*Your instructions:* Look through the records, and whenever a line includes the word "explicit", copy it.

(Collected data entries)
⟨
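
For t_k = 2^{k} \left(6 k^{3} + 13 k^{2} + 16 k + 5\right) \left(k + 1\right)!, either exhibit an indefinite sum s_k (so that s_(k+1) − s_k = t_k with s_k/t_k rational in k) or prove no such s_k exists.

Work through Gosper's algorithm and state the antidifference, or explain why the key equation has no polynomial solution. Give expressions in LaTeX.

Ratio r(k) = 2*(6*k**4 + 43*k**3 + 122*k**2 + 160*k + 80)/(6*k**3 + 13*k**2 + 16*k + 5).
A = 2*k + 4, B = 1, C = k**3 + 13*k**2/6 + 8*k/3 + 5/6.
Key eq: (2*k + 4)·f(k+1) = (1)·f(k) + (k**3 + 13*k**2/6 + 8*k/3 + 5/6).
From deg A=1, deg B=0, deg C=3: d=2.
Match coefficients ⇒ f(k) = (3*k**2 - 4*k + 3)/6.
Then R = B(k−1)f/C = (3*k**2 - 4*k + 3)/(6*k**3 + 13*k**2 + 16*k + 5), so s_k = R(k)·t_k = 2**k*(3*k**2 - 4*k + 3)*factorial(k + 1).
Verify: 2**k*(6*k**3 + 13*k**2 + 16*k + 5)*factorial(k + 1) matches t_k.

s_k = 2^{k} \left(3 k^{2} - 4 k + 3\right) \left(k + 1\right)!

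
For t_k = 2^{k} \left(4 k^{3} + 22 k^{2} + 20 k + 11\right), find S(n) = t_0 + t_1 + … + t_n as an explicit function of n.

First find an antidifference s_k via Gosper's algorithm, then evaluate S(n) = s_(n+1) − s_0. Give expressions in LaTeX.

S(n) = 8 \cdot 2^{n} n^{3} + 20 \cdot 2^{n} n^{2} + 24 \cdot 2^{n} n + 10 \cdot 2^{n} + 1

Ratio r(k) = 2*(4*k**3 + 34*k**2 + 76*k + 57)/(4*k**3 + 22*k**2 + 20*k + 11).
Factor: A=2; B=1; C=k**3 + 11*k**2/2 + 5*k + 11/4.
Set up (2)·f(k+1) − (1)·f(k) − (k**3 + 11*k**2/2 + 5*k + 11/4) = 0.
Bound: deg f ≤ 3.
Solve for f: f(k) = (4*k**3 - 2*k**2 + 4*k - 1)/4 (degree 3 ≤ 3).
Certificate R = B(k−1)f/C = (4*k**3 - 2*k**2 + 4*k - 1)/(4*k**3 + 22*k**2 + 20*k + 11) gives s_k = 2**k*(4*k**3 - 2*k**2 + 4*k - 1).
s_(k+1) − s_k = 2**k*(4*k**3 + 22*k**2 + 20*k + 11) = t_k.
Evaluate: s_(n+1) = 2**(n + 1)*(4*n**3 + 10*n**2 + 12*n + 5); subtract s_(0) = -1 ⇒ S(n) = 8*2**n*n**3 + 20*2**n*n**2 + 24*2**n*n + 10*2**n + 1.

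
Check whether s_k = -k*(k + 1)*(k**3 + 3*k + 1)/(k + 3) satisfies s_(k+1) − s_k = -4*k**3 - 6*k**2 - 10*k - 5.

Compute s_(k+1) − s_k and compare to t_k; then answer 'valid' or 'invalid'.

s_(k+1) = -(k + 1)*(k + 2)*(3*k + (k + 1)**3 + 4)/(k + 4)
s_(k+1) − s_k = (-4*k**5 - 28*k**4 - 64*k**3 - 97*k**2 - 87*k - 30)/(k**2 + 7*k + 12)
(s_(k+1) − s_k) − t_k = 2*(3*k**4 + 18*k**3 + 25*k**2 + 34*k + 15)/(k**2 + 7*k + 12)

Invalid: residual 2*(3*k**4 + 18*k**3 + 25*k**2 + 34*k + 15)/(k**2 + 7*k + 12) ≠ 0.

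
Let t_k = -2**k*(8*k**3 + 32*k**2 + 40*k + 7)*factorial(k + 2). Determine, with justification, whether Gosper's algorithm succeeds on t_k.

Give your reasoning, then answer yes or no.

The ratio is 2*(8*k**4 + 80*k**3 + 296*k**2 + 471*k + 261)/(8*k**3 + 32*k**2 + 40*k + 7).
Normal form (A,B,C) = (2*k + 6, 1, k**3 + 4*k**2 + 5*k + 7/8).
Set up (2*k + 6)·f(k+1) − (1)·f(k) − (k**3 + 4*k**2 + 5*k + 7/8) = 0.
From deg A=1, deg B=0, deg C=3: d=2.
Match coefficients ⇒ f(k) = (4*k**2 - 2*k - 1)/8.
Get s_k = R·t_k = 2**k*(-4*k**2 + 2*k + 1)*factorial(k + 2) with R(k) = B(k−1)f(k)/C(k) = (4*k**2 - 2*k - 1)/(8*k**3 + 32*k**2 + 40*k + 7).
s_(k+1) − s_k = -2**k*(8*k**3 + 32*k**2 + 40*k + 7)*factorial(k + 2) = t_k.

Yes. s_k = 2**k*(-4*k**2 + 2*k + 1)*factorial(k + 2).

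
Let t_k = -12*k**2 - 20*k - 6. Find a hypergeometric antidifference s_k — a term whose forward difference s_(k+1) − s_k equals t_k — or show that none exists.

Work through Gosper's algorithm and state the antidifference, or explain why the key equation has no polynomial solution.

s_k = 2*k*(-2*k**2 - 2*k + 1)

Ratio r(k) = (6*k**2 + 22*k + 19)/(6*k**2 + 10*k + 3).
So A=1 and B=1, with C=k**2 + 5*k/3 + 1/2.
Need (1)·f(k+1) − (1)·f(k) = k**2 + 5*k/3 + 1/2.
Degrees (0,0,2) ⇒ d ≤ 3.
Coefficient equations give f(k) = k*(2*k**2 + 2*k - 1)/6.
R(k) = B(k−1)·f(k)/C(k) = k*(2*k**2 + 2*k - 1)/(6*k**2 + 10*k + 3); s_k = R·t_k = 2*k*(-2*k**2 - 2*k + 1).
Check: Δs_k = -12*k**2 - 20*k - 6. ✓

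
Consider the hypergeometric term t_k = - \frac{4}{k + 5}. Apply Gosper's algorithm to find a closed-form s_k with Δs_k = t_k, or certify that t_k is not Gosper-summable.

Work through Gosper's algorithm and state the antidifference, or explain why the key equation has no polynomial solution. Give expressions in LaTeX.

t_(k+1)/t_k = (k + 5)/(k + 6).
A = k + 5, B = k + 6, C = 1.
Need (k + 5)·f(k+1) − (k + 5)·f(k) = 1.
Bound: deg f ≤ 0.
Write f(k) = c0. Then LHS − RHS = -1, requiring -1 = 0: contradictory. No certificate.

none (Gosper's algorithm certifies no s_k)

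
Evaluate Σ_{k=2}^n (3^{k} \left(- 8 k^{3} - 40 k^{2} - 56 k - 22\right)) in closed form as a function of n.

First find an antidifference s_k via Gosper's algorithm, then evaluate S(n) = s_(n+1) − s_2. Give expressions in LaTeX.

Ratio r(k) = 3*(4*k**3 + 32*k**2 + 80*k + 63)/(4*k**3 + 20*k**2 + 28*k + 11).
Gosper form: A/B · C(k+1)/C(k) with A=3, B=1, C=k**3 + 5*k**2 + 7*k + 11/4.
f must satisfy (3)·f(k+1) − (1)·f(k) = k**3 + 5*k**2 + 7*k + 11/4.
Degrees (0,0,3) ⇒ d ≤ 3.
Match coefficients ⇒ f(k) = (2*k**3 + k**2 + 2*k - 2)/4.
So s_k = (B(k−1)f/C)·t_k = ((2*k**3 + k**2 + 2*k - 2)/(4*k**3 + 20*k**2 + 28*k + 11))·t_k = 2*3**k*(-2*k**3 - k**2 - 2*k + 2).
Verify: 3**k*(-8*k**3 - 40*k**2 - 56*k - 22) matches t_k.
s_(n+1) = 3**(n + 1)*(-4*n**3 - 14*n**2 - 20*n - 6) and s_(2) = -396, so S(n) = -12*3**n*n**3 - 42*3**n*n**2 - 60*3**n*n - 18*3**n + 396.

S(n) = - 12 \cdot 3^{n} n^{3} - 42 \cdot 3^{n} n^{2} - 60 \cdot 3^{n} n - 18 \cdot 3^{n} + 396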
⟩
⟨
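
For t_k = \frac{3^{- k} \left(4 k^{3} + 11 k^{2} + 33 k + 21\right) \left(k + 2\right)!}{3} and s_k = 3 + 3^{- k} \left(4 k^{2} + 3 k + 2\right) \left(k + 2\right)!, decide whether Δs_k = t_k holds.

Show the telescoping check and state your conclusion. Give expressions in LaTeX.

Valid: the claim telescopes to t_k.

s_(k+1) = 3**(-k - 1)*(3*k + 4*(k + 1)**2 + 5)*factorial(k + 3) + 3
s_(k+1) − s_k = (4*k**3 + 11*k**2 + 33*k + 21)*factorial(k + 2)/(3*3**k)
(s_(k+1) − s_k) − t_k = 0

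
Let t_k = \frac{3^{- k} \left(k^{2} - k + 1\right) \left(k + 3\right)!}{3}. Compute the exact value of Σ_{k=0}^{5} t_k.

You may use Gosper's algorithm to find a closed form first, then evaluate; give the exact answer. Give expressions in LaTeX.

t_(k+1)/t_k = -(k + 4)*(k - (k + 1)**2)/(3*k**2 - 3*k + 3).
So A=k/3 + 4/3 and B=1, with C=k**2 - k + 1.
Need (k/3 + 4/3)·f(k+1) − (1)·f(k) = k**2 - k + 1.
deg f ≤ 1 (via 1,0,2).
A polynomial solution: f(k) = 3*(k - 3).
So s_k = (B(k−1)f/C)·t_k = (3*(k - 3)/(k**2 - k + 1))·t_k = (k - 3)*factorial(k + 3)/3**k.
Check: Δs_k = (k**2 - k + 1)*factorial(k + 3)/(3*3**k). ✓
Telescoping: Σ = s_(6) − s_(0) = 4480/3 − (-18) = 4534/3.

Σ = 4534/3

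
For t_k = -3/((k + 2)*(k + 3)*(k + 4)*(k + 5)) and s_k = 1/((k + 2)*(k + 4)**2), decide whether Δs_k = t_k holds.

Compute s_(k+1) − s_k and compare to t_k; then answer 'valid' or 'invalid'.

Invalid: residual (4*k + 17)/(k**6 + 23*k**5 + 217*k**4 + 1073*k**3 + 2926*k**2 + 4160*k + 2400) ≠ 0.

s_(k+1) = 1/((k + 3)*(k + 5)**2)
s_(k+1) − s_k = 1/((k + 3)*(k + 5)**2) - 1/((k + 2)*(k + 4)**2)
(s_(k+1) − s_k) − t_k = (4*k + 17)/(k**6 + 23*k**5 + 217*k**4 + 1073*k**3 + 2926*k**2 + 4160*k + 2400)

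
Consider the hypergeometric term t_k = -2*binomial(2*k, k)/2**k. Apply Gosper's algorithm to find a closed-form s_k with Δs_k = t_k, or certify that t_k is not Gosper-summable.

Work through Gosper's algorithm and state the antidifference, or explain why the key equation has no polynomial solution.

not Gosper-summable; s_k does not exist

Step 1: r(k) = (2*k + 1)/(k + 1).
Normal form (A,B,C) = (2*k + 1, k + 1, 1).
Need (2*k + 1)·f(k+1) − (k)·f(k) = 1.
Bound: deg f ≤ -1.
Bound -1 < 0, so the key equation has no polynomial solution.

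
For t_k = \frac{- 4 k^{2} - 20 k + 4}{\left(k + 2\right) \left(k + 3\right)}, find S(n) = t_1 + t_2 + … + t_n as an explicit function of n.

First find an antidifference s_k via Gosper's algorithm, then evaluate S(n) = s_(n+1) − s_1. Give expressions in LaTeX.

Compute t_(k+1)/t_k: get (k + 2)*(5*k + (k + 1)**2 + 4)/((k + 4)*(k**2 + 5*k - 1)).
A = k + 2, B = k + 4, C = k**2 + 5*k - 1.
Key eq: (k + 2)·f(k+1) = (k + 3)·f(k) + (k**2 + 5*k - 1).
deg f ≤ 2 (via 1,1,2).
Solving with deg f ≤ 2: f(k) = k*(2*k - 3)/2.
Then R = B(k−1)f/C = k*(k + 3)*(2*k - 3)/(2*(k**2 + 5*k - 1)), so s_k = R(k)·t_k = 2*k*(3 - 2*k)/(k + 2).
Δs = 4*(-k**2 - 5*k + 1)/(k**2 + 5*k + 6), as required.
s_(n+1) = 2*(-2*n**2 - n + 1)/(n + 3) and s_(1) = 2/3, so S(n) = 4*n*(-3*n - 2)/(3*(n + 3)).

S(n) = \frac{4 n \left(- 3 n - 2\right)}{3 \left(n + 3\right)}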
⟩
*Answer to the problem:*
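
For t_k = 2^{k} \left(4 k^{3} + 22 k^{2} + 20 k + 11\right), find S(n) = t_0 + t_1 + … + t_n as an explicit function of n.
For t_k = \frac{- 4 k^{2} - 20 k + 4}{\left(k + 2\right) \left(k + 3\right)}, find S(n) = t_1 + t_2 + … + t_n as an explicit function of n.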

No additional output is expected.